++++ Listed entries
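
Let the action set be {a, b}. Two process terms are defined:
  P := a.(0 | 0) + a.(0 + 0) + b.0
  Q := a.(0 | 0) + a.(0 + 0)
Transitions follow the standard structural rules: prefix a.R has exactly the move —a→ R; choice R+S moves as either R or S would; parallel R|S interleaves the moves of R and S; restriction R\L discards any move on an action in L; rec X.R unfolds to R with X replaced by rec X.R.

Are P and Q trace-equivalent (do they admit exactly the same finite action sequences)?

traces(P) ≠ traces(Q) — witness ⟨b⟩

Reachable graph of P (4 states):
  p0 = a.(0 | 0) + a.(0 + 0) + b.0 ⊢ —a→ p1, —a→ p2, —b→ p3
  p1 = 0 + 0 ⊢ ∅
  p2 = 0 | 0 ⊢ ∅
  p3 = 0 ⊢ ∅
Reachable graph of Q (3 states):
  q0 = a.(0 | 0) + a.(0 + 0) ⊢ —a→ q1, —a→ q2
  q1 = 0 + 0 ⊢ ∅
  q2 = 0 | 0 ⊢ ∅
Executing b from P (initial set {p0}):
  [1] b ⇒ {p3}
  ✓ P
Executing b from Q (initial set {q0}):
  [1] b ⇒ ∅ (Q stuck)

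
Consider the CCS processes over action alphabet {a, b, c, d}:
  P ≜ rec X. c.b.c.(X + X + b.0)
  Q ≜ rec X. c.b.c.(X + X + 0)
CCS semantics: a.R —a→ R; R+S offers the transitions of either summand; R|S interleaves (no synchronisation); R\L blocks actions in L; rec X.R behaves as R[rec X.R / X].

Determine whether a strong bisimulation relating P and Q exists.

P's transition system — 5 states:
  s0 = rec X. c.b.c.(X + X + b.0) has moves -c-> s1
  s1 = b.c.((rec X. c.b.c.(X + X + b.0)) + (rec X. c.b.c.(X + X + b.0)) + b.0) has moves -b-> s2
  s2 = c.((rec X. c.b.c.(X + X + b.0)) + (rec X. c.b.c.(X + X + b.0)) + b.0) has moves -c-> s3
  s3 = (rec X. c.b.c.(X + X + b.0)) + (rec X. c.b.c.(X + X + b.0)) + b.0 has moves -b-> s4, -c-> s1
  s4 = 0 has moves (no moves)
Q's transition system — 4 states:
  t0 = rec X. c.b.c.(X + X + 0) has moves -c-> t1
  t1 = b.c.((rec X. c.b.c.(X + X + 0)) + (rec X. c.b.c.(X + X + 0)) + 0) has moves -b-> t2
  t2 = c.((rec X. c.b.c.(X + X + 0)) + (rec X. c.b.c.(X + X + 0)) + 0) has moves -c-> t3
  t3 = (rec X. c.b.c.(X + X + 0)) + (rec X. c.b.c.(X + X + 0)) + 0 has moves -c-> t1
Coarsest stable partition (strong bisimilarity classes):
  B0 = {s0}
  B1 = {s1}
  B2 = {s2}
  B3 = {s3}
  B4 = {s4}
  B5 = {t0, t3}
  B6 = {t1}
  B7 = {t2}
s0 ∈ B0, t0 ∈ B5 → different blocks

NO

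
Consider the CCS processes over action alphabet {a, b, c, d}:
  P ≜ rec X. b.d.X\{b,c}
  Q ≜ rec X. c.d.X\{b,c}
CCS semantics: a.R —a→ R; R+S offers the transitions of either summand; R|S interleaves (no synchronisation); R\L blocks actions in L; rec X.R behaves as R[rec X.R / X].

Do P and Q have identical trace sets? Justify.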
++++++++
++++ Listed entries
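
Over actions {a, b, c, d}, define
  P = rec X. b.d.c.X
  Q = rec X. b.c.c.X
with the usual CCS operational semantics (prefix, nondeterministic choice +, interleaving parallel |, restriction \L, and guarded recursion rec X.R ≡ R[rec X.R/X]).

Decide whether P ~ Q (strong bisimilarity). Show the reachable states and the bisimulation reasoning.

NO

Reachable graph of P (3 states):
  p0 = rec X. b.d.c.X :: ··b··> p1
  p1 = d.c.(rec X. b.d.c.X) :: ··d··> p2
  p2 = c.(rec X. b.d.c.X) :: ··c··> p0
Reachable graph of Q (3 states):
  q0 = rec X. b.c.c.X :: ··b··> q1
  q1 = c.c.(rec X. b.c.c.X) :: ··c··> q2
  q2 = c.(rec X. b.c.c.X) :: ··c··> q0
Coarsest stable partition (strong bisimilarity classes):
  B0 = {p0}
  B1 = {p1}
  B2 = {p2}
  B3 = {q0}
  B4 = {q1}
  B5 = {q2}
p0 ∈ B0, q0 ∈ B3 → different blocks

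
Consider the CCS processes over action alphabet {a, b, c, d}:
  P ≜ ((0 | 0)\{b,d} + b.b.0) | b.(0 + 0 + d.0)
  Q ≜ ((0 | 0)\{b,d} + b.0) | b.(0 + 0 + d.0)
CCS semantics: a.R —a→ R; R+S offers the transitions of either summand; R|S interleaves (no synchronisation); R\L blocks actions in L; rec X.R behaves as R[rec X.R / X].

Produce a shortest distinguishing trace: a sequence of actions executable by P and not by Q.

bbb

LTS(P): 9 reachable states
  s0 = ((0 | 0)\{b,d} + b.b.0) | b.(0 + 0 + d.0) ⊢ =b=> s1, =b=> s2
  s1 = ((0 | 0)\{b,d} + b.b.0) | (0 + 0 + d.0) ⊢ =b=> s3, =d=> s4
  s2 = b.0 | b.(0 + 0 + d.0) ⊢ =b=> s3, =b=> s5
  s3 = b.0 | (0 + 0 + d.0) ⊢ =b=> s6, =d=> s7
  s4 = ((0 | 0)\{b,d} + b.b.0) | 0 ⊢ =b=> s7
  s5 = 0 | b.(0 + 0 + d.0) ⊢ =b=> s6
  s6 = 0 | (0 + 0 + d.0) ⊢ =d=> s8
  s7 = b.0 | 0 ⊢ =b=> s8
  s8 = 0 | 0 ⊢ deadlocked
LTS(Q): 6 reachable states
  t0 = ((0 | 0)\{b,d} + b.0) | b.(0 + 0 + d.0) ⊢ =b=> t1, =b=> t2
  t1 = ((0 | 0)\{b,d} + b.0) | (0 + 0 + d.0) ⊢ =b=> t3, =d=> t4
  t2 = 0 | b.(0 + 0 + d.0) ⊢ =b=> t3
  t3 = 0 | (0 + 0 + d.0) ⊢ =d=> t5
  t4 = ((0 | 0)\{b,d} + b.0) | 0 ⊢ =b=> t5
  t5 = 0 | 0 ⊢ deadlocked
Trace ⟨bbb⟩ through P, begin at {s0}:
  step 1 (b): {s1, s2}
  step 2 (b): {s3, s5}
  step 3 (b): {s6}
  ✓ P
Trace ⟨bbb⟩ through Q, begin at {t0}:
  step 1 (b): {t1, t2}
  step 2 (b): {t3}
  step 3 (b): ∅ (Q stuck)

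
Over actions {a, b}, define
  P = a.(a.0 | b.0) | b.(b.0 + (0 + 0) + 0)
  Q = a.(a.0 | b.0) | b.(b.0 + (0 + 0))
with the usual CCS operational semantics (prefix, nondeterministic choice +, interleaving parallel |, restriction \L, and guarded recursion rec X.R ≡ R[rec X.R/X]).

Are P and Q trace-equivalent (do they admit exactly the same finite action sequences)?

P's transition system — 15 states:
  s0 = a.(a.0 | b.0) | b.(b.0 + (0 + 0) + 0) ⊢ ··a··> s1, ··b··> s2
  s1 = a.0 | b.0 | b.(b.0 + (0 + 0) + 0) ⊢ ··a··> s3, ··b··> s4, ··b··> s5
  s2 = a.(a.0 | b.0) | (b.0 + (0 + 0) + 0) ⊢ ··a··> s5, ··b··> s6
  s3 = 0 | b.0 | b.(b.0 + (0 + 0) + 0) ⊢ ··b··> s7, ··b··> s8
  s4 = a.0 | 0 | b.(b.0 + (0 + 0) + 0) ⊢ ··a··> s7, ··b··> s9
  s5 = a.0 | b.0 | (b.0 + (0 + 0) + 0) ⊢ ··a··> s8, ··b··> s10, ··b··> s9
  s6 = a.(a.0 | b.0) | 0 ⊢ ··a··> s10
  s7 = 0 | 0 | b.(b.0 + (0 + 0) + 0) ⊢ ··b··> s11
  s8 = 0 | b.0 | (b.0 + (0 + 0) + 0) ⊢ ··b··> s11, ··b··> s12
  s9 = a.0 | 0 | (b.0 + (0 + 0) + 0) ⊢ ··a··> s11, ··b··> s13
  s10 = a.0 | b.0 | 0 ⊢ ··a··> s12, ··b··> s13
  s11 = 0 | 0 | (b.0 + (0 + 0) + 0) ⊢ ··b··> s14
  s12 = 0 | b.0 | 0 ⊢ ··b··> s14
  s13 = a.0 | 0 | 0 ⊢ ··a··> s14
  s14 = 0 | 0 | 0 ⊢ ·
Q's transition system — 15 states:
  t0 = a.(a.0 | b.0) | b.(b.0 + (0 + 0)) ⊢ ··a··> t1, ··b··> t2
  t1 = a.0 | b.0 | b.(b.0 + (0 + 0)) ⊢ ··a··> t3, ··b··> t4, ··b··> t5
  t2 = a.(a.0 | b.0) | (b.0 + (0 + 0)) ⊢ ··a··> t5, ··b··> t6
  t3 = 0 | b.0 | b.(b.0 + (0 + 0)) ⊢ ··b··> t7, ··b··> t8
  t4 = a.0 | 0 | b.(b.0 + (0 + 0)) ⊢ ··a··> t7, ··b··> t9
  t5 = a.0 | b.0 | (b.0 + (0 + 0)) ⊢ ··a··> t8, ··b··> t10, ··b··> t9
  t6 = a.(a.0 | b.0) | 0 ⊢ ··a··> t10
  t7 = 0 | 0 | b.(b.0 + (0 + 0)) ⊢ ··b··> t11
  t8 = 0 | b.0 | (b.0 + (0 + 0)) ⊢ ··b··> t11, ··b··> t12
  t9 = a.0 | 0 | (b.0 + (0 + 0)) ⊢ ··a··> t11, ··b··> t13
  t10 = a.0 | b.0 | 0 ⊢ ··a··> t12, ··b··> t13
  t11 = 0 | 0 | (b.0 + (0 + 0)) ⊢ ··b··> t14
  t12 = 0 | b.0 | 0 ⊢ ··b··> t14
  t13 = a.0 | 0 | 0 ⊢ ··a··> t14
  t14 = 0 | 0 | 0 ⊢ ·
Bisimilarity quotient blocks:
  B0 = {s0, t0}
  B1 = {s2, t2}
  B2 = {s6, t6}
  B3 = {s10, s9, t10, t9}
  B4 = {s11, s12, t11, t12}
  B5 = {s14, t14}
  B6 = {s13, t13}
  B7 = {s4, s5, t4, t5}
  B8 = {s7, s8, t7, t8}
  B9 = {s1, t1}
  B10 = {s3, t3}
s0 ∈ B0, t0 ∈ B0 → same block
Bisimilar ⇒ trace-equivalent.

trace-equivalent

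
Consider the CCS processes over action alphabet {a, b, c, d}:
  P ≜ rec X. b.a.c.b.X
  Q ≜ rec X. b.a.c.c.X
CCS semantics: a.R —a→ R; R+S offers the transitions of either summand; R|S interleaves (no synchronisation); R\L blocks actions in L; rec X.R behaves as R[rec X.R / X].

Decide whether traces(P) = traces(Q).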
++++++++
++++ Listed entries
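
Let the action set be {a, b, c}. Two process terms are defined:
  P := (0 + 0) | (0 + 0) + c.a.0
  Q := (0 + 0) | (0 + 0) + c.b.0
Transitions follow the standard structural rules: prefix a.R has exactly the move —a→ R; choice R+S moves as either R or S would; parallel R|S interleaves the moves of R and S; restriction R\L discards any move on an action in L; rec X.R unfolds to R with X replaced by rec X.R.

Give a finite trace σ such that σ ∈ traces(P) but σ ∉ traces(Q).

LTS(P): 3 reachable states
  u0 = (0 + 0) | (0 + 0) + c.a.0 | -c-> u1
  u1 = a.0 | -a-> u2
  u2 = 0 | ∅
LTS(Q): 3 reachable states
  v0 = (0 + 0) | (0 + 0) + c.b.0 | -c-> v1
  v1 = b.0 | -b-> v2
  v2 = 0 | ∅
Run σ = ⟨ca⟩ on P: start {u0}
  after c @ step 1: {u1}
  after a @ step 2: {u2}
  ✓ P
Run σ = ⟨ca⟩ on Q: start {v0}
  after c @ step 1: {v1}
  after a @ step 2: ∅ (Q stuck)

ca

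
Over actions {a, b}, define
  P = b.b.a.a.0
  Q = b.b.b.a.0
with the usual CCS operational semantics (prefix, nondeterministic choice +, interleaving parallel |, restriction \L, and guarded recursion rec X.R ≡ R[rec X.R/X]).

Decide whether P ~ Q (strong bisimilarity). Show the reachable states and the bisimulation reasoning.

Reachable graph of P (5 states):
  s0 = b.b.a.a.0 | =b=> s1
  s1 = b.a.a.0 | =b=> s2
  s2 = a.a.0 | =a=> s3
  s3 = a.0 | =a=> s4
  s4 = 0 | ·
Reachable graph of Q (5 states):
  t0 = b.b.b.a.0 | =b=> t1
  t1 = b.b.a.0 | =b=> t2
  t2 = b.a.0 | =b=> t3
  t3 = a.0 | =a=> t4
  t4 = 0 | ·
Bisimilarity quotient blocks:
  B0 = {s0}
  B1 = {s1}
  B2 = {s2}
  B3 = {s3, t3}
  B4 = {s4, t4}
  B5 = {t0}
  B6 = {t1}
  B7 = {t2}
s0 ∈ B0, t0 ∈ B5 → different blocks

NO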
++++++++
» **Action item**
Among the records, find all lines that include the string "defined" and return them.

» **Task result**
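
Let the action set be {a, b}. Two process terms are defined:
Let the action set be {a, b, c}. Two process terms are defined: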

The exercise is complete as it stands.